__TASK DESCRIPTION__: Comb through the entries for "interview" and pull out each line that holds it.

__PROVIDED MATERIAL__:
BEGIN

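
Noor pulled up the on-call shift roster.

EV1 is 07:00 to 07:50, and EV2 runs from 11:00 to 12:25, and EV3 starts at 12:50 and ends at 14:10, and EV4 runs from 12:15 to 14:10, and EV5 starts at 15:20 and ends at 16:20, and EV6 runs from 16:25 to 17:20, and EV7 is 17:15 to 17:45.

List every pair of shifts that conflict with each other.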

END
BEGIN

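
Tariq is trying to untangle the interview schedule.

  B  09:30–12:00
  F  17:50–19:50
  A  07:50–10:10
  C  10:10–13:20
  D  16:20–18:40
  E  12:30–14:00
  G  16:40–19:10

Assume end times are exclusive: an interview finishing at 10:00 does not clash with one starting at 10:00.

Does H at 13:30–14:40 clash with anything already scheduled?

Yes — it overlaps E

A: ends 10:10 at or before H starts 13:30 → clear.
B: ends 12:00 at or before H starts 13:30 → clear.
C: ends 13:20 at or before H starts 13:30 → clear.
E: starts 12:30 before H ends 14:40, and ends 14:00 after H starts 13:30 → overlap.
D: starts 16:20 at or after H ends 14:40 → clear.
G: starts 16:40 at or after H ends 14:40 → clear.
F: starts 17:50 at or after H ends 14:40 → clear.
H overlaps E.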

END

__RESPONSE__:
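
Tariq is trying to untangle the interview schedule.
Assume end times are exclusive: an interview finishing at 10:00 does not clash with one starting at 10:00.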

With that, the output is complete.